-- Entries supplied --
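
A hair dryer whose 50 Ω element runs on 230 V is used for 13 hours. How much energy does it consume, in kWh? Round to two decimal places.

13.75 kWh

Power = V²/R = 230²/50 = 1058 W = 1.058 kW
Energy = 1.058 kW × 13 h = 13.754 kWh ≈ 13.75 kWh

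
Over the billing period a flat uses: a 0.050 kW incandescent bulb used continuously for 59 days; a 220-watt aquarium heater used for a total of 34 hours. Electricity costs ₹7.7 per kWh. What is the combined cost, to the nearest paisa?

incandescent bulb: Runtime = 24 h × 59 = 1416 h
incandescent bulb: 0.05 kW × 1416 h = 70.8 kWh
aquarium heater: 0.22 kW × 34 h = 7.48 kWh
Total energy = 78.28 kWh
Cost = 78.28 × ₹7.7 = ₹602.76

₹602.76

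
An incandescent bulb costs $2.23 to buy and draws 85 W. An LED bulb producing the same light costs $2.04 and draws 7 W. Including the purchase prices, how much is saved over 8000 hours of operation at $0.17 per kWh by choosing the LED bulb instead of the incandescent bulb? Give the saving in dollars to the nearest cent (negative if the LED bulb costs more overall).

$106.27

incandescent bulb: $2.23 + (85/1000) kW × 8000 h × $0.17 = $2.23 + $115.6 = $117.83
LED bulb: $2.04 + (7/1000) kW × 8000 h × $0.17 = $2.04 + $9.52 = $11.56
Saving = $117.83 − $11.56 = $106.27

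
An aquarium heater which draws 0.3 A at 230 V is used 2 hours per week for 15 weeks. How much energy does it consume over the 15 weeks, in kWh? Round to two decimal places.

2.07 kWh

Power = 0.3 A × 230 V = 69 W = 0.069 kW
Runtime = 2 h/week × 15 weeks = 30 h
Energy = 0.069 kW × 30 h = 2.07 kWh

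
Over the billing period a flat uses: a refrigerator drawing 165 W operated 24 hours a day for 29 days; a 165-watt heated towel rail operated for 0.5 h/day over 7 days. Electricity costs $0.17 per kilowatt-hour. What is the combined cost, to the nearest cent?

$19.62

refrigerator: Runtime = 24 h × 29 = 696 h
refrigerator: 0.165 kW × 696 h = 114.84 kWh
heated towel rail: Runtime = 0.5 h/day × 7 days = 3.5 h
heated towel rail: 0.165 kW × 3.5 h = 0.5775 kWh
Total energy = 115.4175 kWh
Cost = 115.4175 × $0.17 = $19.62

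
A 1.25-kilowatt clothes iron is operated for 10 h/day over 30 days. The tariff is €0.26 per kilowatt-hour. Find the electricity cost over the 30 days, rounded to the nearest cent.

€97.50

Runtime = 10 h/day × 30 days = 300 h
Energy = 1.25 kW × 300 h = 375 kWh
Cost = 375 kWh × €0.26/kWh = €97.50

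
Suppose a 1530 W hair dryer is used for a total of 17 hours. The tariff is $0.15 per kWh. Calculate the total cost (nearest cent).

$3.90

Energy = 1.53 kW × 17 h = 26.01 kWh
Cost = 26.01 kWh × $0.15/kWh = $3.90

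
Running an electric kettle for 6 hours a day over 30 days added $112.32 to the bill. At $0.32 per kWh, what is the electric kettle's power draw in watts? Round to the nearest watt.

Energy = $112.32 ÷ $0.32/kWh = 351 kWh
Runtime = 6 h/day × 30 days = 180 h
Power = 351 kWh ÷ 180 h = 1.95 kW = 1950 W

1950 W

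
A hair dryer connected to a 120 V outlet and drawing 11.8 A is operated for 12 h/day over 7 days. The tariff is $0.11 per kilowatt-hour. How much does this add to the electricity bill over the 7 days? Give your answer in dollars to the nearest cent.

$13.08

Power = 11.8 A × 120 V = 1416 W = 1.416 kW
Runtime = 12 h/day × 7 days = 84 h
Energy = 1.416 kW × 84 h = 118.944 kWh
Cost = 118.944 kWh × $0.11/kWh = $13.08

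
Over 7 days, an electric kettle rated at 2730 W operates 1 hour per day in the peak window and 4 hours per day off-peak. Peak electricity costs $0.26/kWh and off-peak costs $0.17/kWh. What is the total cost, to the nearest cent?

Peak energy = 2.73 kW × 1 h × 7 = 19.11 kWh
Off-peak energy = 2.73 kW × 4 h × 7 = 76.44 kWh
Cost = 19.11 × $0.26 + 76.44 × $0.17 = $4.9686 + $12.9948 = $17.96

$17.96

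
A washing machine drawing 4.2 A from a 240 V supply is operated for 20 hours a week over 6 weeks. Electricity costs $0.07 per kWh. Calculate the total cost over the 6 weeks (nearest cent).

$8.47

Power = 4.2 A × 240 V = 1008 W = 1.008 kW
Runtime = 20 h/week × 6 weeks = 120 h
Energy = 1.008 kW × 120 h = 120.96 kWh
Cost = 120.96 kWh × $0.07/kWh = $8.47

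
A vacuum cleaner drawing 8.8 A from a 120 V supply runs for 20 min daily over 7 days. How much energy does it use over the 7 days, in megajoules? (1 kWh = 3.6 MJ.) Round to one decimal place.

Power = 8.8 A × 120 V = 1056 W = 1.056 kW
Runtime = 20 min × 7 = 140 min = 2.333333… h
Energy = 1.056 kW × 2.333333… h = 2.464 kWh
= 2.464 × 3.6 MJ = 8.9 MJ

8.9 MJ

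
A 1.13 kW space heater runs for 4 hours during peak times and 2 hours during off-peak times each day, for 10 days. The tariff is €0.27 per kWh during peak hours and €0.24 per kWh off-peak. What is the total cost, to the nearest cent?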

-- Aim of the task --
A word-for-word repetition of the listing above is required.

-- Answer space --
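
A hair dryer whose 50 Ω element runs on 230 V is used for 13 hours. How much energy does it consume, in kWh? Round to two decimal places.

13.75 kWh

Power = V²/R = 230²/50 = 1058 W = 1.058 kW
Energy = 1.058 kW × 13 h = 13.754 kWh ≈ 13.75 kWh

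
Over the billing period a flat uses: a 0.050 kW incandescent bulb used continuously for 59 days; a 220-watt aquarium heater used for a total of 34 hours. Electricity costs ₹7.7 per kWh. What is the combined cost, to the nearest paisa?

incandescent bulb: Runtime = 24 h × 59 = 1416 h
incandescent bulb: 0.05 kW × 1416 h = 70.8 kWh
aquarium heater: 0.22 kW × 34 h = 7.48 kWh
Total energy = 78.28 kWh
Cost = 78.28 × ₹7.7 = ₹602.76

₹602.76

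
An incandescent bulb costs $2.23 to buy and draws 85 W. An LED bulb producing the same light costs $2.04 and draws 7 W. Including the purchase prices, how much is saved over 8000 hours of operation at $0.17 per kWh by choosing the LED bulb instead of the incandescent bulb? Give the saving in dollars to the nearest cent (negative if the LED bulb costs more overall).

$106.27

incandescent bulb: $2.23 + (85/1000) kW × 8000 h × $0.17 = $2.23 + $115.6 = $117.83
LED bulb: $2.04 + (7/1000) kW × 8000 h × $0.17 = $2.04 + $9.52 = $11.56
Saving = $117.83 − $11.56 = $106.27

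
An aquarium heater which draws 0.3 A at 230 V is used 2 hours per week for 15 weeks. How much energy does it consume over the 15 weeks, in kWh? Round to two decimal places.

2.07 kWh

Power = 0.3 A × 230 V = 69 W = 0.069 kW
Runtime = 2 h/week × 15 weeks = 30 h
Energy = 0.069 kW × 30 h = 2.07 kWh

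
Over the billing period a flat uses: a refrigerator drawing 165 W operated 24 hours a day for 29 days; a 165-watt heated towel rail operated for 0.5 h/day over 7 days. Electricity costs $0.17 per kilowatt-hour. What is the combined cost, to the nearest cent?

$19.62

refrigerator: Runtime = 24 h × 29 = 696 h
refrigerator: 0.165 kW × 696 h = 114.84 kWh
heated towel rail: Runtime = 0.5 h/day × 7 days = 3.5 h
heated towel rail: 0.165 kW × 3.5 h = 0.5775 kWh
Total energy = 115.4175 kWh
Cost = 115.4175 × $0.17 = $19.62

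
A 1.25-kilowatt clothes iron is operated for 10 h/day over 30 days. The tariff is €0.26 per kilowatt-hour. Find the electricity cost over the 30 days, rounded to the nearest cent.

€97.50

Runtime = 10 h/day × 30 days = 300 h
Energy = 1.25 kW × 300 h = 375 kWh
Cost = 375 kWh × €0.26/kWh = €97.50

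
Suppose a 1530 W hair dryer is used for a total of 17 hours. The tariff is $0.15 per kWh. Calculate the total cost (nearest cent).

$3.90

Energy = 1.53 kW × 17 h = 26.01 kWh
Cost = 26.01 kWh × $0.15/kWh = $3.90

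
Running an electric kettle for 6 hours a day over 30 days added $112.32 to the bill. At $0.32 per kWh, what is the electric kettle's power draw in watts? Round to the nearest watt.

Energy = $112.32 ÷ $0.32/kWh = 351 kWh
Runtime = 6 h/day × 30 days = 180 h
Power = 351 kWh ÷ 180 h = 1.95 kW = 1950 W

1950 W

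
A hair dryer connected to a 120 V outlet and drawing 11.8 A is operated for 12 h/day over 7 days. The tariff is $0.11 per kilowatt-hour. How much does this add to the electricity bill over the 7 days? Give your answer in dollars to the nearest cent.

$13.08

Power = 11.8 A × 120 V = 1416 W = 1.416 kW
Runtime = 12 h/day × 7 days = 84 h
Energy = 1.416 kW × 84 h = 118.944 kWh
Cost = 118.944 kWh × $0.11/kWh = $13.08

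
Over 7 days, an electric kettle rated at 2730 W operates 1 hour per day in the peak window and 4 hours per day off-peak. Peak electricity costs $0.26/kWh and off-peak costs $0.17/kWh. What is the total cost, to the nearest cent?

Peak energy = 2.73 kW × 1 h × 7 = 19.11 kWh
Off-peak energy = 2.73 kW × 4 h × 7 = 76.44 kWh
Cost = 19.11 × $0.26 + 76.44 × $0.17 = $4.9686 + $12.9948 = $17.96

$17.96

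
A washing machine drawing 4.2 A from a 240 V supply is operated for 20 hours a week over 6 weeks. Electricity costs $0.07 per kWh. Calculate the total cost over the 6 weeks (nearest cent).

$8.47

Power = 4.2 A × 240 V = 1008 W = 1.008 kW
Runtime = 20 h/week × 6 weeks = 120 h
Energy = 1.008 kW × 120 h = 120.96 kWh
Cost = 120.96 kWh × $0.07/kWh = $8.47

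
A vacuum cleaner drawing 8.8 A from a 120 V supply runs for 20 min daily over 7 days. How much energy does it use over the 7 days, in megajoules? (1 kWh = 3.6 MJ.) Round to one decimal place.

Power = 8.8 A × 120 V = 1056 W = 1.056 kW
Runtime = 20 min × 7 = 140 min = 2.333333… h
Energy = 1.056 kW × 2.333333… h = 2.464 kWh
= 2.464 × 3.6 MJ = 8.9 MJ

8.9 MJ

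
A 1.13 kW space heater runs for 4 hours during peak times and 2 hours during off-peak times each day, for 10 days. The tariff is €0.27 per kWh during peak hours and €0.24 per kWh off-peak. What is the total cost, to the nearest cent?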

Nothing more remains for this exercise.